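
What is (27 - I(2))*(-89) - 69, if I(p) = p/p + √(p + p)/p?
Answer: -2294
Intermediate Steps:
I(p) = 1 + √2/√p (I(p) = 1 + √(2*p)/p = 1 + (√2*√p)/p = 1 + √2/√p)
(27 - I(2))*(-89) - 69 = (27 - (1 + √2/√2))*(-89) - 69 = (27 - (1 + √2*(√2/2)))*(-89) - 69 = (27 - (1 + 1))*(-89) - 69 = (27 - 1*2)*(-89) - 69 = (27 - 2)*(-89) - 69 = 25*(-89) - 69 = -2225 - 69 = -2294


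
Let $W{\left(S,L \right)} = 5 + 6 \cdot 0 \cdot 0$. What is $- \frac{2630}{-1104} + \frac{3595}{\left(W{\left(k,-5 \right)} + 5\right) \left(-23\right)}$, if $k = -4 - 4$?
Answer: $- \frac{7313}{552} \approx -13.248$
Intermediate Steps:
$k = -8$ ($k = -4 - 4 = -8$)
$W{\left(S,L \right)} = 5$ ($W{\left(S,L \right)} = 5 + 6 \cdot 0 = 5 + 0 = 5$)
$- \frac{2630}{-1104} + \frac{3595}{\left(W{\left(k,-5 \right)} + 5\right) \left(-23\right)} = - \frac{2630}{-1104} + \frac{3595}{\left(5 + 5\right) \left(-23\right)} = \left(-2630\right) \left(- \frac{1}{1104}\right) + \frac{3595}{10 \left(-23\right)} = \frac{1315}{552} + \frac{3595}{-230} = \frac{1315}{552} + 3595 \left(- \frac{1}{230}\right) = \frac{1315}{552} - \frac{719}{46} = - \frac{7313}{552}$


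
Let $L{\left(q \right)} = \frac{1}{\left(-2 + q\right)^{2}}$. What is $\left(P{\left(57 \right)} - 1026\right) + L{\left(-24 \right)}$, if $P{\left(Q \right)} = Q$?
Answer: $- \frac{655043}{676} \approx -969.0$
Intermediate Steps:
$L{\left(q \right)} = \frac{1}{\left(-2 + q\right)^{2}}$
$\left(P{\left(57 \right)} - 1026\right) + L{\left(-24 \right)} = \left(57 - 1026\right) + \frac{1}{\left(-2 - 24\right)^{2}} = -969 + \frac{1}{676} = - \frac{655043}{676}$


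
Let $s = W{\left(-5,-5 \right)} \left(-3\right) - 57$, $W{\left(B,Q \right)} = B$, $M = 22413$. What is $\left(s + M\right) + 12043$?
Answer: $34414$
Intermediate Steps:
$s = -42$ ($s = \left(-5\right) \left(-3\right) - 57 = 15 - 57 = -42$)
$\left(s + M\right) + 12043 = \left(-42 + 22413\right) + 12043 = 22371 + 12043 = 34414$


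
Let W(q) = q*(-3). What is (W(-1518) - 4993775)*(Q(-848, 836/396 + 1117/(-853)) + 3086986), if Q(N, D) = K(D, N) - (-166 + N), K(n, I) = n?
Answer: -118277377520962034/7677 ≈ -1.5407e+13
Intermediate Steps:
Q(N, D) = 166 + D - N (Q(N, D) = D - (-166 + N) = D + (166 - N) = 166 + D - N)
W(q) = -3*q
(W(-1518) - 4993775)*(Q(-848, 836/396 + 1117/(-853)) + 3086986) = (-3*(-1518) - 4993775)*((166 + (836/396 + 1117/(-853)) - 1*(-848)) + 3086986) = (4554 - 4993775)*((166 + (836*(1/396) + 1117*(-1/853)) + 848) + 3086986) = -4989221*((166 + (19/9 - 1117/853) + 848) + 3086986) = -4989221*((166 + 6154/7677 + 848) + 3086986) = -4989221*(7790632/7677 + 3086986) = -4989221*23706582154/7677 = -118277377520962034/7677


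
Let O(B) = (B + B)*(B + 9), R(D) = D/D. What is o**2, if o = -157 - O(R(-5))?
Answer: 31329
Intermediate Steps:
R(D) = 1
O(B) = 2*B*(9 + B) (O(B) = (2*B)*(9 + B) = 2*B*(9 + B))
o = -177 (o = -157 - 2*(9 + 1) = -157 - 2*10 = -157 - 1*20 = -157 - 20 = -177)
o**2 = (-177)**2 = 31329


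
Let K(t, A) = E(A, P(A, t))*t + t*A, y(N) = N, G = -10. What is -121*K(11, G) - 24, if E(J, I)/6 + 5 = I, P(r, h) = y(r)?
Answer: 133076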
+ + + + +
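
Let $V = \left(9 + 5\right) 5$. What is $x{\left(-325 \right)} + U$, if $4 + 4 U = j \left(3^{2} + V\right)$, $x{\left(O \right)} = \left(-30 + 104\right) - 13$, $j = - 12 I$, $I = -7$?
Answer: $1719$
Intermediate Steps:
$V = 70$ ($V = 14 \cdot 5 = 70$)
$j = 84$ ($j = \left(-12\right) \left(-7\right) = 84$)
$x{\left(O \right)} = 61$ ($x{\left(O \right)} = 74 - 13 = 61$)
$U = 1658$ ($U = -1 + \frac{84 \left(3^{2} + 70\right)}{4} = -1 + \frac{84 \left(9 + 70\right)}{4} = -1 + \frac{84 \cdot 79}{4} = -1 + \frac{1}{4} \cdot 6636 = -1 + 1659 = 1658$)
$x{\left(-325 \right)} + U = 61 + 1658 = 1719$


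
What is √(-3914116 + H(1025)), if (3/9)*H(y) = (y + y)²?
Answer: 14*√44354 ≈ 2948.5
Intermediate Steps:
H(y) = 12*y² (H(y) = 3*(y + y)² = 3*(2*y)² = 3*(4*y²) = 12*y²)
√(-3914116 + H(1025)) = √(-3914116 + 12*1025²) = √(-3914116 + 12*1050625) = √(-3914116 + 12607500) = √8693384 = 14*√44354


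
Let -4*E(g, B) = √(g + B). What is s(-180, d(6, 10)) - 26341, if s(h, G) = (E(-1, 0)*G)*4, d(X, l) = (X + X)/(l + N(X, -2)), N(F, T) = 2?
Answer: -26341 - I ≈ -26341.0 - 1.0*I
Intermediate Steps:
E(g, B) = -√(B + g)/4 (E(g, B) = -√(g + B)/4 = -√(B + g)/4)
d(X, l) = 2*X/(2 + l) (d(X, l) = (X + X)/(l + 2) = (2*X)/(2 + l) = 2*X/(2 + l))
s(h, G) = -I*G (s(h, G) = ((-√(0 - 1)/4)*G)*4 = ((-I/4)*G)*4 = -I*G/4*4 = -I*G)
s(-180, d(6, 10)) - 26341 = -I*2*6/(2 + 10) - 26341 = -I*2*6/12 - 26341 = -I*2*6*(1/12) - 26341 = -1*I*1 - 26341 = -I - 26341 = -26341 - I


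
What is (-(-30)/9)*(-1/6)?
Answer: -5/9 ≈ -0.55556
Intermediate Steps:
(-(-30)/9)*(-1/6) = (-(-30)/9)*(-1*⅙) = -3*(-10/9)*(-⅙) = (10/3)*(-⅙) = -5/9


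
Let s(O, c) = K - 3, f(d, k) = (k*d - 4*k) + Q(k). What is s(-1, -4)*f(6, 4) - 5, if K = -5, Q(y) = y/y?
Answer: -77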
+ + + + +
• WORK REQUIRED
Your task is to retype the entries verbatim, starting with the line that holds "What is (-(-30)/9)*(-1/6)?" and stopping after the line that holds "Answer: -77".

• YOUR RESPONSE
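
What is (-(-30)/9)*(-1/6)?
Answer: -5/9 ≈ -0.55556
Intermediate Steps:
(-(-30)/9)*(-1/6) = (-(-30)/9)*(-1*⅙) = -3*(-10/9)*(-⅙) = (10/3)*(-⅙) = -5/9


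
Let s(O, c) = K - 3, f(d, k) = (k*d - 4*k) + Q(k). What is s(-1, -4)*f(6, 4) - 5, if K = -5, Q(y) = y/y?
Answer: -77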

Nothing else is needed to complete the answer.